Stored items
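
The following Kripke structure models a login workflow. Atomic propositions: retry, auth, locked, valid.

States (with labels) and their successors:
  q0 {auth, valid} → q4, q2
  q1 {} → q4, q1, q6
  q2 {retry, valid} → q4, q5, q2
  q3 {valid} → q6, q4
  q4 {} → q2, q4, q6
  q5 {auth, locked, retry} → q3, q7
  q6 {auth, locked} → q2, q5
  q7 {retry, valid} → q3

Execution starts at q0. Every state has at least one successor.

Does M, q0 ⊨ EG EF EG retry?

States satisfying EF EG retry: {q0, q1, q2, q3, q4, q5, q6, q7}.
States satisfying EG EF EG retry: {q0, q1, q2, q3, q4, q5, q6, q7}.
q0 ∈ Sat(EG EF EG retry).

Yes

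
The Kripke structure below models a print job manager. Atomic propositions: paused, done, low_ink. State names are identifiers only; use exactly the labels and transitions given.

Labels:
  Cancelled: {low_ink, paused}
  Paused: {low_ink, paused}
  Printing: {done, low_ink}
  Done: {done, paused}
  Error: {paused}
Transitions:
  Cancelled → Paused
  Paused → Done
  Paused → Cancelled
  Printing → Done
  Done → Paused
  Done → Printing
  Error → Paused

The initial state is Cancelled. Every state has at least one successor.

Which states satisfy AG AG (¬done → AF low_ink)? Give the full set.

{Cancelled, Paused, Printing, Done, Error}

States satisfying AG (¬done → AF low_ink): {Cancelled, Paused, Printing, Done, Error}.
States satisfying AG AG (¬done → AF low_ink): {Cancelled, Paused, Printing, Done, Error}.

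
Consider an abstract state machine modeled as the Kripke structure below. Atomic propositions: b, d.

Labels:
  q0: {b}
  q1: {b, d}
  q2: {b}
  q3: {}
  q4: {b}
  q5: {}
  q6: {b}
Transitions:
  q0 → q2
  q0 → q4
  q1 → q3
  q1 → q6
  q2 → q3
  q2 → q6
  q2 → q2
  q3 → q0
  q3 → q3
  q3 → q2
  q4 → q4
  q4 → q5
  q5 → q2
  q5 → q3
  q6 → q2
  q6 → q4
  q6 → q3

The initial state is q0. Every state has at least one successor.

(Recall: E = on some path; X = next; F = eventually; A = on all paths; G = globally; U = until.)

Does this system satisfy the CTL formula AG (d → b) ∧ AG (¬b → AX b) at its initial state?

Does not hold

States satisfying d → b: {q0, q1, q2, q3, q4, q5, q6}.
States satisfying AG (d → b): {q0, q1, q2, q3, q4, q5, q6}.
States satisfying ¬b → AX b: {q0, q1, q2, q4, q6}.
States satisfying AG (¬b → AX b): ∅.
States satisfying AG (d → b) ∧ AG (¬b → AX b): ∅.
q0 ∉ Sat(AG (d → b) ∧ AG (¬b → AX b)).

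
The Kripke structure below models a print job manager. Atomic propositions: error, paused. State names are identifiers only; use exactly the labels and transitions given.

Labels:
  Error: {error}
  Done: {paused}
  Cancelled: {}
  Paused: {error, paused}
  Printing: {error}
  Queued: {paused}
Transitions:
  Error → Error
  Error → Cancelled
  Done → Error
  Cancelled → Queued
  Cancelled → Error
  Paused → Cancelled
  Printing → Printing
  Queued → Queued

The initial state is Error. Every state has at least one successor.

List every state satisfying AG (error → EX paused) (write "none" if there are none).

States satisfying error → EX paused: {Done, Cancelled, Queued}.
States satisfying AG (error → EX paused): {Queued}.

{Queued}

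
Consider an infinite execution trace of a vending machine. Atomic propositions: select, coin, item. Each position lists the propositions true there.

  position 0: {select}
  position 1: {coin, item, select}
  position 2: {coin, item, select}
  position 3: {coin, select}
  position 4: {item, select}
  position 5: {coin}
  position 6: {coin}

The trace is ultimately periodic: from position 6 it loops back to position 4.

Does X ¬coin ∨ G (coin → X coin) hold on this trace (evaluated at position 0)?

Does not hold

The position after 0 is 1; ¬coin is false there.
coin → X coin must hold at every position from 0 onward. It fails at position 3, so G (coin → X coin) is false.
Positions where coin holds: 1, 2, 3, 5, 6.
Check X coin at each: 1→ok, 2→ok, 3→fails, 5→ok, 6→fails.
At position 0: X ¬coin is false; G (coin → X coin) is false; so X ¬coin ∨ G (coin → X coin) is false.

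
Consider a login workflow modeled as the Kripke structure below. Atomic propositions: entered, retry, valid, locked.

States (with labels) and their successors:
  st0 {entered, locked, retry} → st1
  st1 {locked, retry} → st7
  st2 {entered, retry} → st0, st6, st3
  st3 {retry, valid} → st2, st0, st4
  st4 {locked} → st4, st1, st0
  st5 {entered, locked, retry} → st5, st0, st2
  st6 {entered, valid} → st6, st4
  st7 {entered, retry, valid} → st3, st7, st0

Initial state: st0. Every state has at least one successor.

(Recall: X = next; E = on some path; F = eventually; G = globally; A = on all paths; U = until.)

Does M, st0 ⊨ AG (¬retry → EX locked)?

Holds

States satisfying ¬retry → EX locked: {st0, st1, st2, st3, st4, st5, st6, st7}.
States satisfying AG (¬retry → EX locked): {st0, st1, st2, st3, st4, st5, st6, st7}.
Every state reachable from st0 satisfies ¬retry → EX locked.
st0 ∈ Sat(AG (¬retry → EX locked)).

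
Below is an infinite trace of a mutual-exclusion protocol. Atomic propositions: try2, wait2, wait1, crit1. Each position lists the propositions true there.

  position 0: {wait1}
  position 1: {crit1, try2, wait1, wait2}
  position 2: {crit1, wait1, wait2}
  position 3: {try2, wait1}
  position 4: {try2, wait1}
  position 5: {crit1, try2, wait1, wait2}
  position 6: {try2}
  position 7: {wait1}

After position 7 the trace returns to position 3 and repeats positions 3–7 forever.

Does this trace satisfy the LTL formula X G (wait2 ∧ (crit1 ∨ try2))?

The position after 0 is 1; G (wait2 ∧ (crit1 ∨ try2)) is false there.

No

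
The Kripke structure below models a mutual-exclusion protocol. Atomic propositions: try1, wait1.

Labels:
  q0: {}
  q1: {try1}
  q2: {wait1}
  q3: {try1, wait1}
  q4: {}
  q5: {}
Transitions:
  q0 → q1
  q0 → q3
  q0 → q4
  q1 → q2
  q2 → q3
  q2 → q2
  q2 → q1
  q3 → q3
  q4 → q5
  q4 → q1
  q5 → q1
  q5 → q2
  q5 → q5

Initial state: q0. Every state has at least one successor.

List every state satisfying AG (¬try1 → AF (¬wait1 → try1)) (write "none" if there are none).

States satisfying ¬try1 → AF (¬wait1 → try1): {q1, q2, q3}.
States satisfying AG (¬try1 → AF (¬wait1 → try1)): {q1, q2, q3}.

{q1, q2, q3}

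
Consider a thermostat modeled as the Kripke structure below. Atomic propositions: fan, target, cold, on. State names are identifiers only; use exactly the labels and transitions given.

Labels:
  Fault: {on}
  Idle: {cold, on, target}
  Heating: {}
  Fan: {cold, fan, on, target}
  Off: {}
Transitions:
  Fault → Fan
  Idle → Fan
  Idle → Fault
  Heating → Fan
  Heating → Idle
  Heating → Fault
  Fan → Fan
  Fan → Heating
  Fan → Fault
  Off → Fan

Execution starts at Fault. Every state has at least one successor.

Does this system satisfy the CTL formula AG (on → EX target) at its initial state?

Satisfied

States satisfying on → EX target: {Fault, Idle, Heating, Fan, Off}.
States satisfying AG (on → EX target): {Fault, Idle, Heating, Fan, Off}.
Every state reachable from Fault satisfies on → EX target.
Fault ∈ Sat(AG (on → EX target)).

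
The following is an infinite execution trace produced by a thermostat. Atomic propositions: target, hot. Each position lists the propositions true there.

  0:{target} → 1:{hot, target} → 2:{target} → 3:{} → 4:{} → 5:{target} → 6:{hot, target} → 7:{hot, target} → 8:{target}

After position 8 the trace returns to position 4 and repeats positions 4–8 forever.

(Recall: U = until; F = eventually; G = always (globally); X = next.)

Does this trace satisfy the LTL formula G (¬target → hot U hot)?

Violated

¬target → hot U hot must hold at every position from 0 onward. It fails at position 3, so G (¬target → hot U hot) is false.
Positions where ¬target holds: 3, 4.
Check hot U hot at each: 3→fails, 4→fails.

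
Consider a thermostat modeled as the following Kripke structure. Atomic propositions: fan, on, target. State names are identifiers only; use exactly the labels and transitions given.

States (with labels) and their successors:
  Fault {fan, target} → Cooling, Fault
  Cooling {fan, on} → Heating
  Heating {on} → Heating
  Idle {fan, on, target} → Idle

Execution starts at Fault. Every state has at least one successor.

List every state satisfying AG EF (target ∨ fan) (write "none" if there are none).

States satisfying EF (target ∨ fan): {Fault, Cooling, Idle}.
States satisfying AG EF (target ∨ fan): {Idle}.

{Idle}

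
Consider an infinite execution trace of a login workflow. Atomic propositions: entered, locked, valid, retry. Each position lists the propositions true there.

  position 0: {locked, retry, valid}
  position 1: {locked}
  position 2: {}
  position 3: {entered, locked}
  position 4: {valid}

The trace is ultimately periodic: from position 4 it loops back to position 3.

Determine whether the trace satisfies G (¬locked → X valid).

¬locked → X valid must hold at every position from 0 onward. It fails at position 2, so G (¬locked → X valid) is false.
Positions where ¬locked holds: 2, 4.
Check X valid at each: 2→fails, 4→fails.

Violated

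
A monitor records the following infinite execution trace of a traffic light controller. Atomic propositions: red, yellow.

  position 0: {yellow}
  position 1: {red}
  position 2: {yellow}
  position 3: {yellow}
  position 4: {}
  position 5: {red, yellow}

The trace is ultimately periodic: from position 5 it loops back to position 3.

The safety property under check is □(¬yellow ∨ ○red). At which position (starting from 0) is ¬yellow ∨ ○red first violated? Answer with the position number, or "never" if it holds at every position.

Check ¬yellow ∨ ○red at each position in order: 0 ✓, 1 ✓.
At position 2 the labels are {yellow} and the next position 3 has {yellow}, so ¬yellow ∨ ○red is false there. This is the first violation.

2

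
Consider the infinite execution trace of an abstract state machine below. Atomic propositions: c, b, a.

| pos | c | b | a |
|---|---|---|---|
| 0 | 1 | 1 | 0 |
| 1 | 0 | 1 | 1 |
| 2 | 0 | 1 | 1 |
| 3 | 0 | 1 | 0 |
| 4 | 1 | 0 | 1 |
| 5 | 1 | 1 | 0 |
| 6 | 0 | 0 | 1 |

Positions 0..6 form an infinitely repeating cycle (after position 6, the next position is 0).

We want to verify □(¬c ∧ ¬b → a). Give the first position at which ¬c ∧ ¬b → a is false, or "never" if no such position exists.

¬c ∧ ¬b → a holds at every position 0..6, and those are all the positions the trace ever visits, so the invariant □(¬c ∧ ¬b → a) is never violated.

never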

Goal of the exercise =
Print the lines above from the one with "Paused → Done" through the one with "(Recall: E = on", both included, exactly as written and nothing more.

Solution to this problem =
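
  Paused → Done
  Paused → Cancelled
  Printing → Done
  Done → Paused
  Done → Printing
  Error → Paused

The initial state is Cancelled. Every state has at least one successor.

Which states satisfy AG AG (¬done → AF low_ink)? Give the full set.

{Cancelled, Paused, Printing, Done, Error}

States satisfying AG (¬done → AF low_ink): {Cancelled, Paused, Printing, Done, Error}.
States satisfying AG AG (¬done → AF low_ink): {Cancelled, Paused, Printing, Done, Error}.

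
Consider an abstract state machine modeled as the Kripke structure below. Atomic propositions: b, d.

Labels:
  q0: {b}
  q1: {b, d}
  q2: {b}
  q3: {}
  q4: {b}
  q5: {}
  q6: {b}
Transitions:
  q0 → q2
  q0 → q4
  q1 → q3
  q1 → q6
  q2 → q3
  q2 → q6
  q2 → q2
  q3 → q0
  q3 → q3
  q3 → q2
  q4 → q4
  q4 → q5
  q5 → q2
  q5 → q3
  q6 → q2
  q6 → q4
  q6 → q3

The initial state is q0. Every state has at least one successor.

(Recall: E = on some path; X = next; F = eventually; A = on all paths; G = globally; U = until.)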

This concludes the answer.